Data under study Block Start

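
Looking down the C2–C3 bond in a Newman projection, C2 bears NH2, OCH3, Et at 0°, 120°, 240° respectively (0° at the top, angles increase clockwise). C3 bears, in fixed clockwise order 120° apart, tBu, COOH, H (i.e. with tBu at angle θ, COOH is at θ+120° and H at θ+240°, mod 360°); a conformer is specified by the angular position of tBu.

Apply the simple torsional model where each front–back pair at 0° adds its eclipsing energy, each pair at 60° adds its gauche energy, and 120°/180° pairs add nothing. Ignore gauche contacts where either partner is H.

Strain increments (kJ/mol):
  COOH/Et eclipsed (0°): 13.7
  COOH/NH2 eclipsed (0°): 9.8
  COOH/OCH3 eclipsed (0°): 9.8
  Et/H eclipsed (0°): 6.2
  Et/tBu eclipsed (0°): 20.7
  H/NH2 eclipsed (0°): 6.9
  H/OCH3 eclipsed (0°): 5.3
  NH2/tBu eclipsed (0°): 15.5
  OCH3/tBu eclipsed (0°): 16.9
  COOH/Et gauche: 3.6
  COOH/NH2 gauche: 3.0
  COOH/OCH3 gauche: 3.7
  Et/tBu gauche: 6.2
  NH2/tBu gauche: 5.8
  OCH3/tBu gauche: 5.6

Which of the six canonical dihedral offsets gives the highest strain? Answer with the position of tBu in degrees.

tBu at 0° (eclipsed): NH2–tBu eclipsed, OCH3–COOH eclipsed, Et–H eclipsed; 15.5 + 9.8 + 6.2 = 31.5 kJ/mol.
tBu at 60° (staggered): NH2–tBu gauche, OCH3–tBu gauche, OCH3–COOH gauche, Et–COOH gauche; 5.8 + 5.6 + 3.7 + 3.6 = 18.7 kJ/mol.
tBu at 120° (eclipsed): NH2–H eclipsed, OCH3–tBu eclipsed, Et–COOH eclipsed; 6.9 + 16.9 + 13.7 = 37.5 kJ/mol.
tBu at 180° (staggered): NH2–COOH gauche, OCH3–tBu gauche, Et–tBu gauche, Et–COOH gauche; 3.0 + 5.6 + 6.2 + 3.6 = 18.4 kJ/mol.
tBu at 240° (eclipsed): NH2–COOH eclipsed, OCH3–H eclipsed, Et–tBu eclipsed; 9.8 + 5.3 + 20.7 = 35.8 kJ/mol.
tBu at 300° (staggered): NH2–tBu gauche, NH2–COOH gauche, OCH3–COOH gauche, Et–tBu gauche; 5.8 + 3.0 + 3.7 + 6.2 = 18.7 kJ/mol.
The maximum (37.5 kJ/mol) occurs with tBu at 120°.

120°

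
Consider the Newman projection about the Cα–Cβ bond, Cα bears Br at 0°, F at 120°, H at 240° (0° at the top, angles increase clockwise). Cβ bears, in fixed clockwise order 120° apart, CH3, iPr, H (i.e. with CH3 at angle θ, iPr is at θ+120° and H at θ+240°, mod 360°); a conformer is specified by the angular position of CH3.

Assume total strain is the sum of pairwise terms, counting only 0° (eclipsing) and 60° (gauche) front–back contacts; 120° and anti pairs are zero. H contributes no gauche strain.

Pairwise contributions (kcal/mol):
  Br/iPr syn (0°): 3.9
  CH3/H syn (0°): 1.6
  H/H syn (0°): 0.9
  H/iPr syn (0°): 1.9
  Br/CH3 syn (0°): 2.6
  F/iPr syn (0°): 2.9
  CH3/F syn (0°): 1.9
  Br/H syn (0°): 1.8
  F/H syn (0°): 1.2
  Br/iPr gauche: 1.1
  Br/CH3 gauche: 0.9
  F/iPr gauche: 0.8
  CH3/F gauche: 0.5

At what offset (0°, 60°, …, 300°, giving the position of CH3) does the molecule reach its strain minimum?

180°

CH3 at 0° is eclipsed. Br at 0° is eclipsed with CH3 at 0° (2.6); F at 120° is eclipsed with iPr at 120° (2.9); H at 240° is eclipsed with H at 240° (0.9). Total 6.4 kcal/mol.
CH3 at 60° is staggered. Br at 0° is gauche with CH3 at 60° (0.9); F at 120° is gauche with CH3 at 60° (0.5); F at 120° is gauche with iPr at 180° (0.8). Total 2.2 kcal/mol.
CH3 at 120° is eclipsed. Br at 0° is eclipsed with H at 0° (1.8); F at 120° is eclipsed with CH3 at 120° (1.9); H at 240° is eclipsed with iPr at 240° (1.9). Total 5.6 kcal/mol.
CH3 at 180° is staggered. Br at 0° is gauche with iPr at 300° (1.1); F at 120° is gauche with CH3 at 180° (0.5). Total 1.6 kcal/mol.
CH3 at 240° is eclipsed. Br at 0° is eclipsed with iPr at 0° (3.9); F at 120° is eclipsed with H at 120° (1.2); H at 240° is eclipsed with CH3 at 240° (1.6). Total 6.7 kcal/mol.
CH3 at 300° is staggered. Br at 0° is gauche with CH3 at 300° (0.9); Br at 0° is gauche with iPr at 60° (1.1); F at 120° is gauche with iPr at 60° (0.8). Total 2.8 kcal/mol.
The minimum (1.6 kcal/mol) occurs with CH3 at 180°.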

Data under study Block End

== Task instructions ==
Copy all lines above where "pairs" is present.

== Solution for this task ==
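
Apply the simple torsional model where each front–back pair at 0° adds its eclipsing energy, each pair at 60° adds its gauche energy, and 120°/180° pairs add nothing. Ignore gauche contacts where either partner is H.
Assume total strain is the sum of pairwise terms, counting only 0° (eclipsing) and 60° (gauche) front–back contacts; 120° and anti pairs are zero. H contributes no gauche strain.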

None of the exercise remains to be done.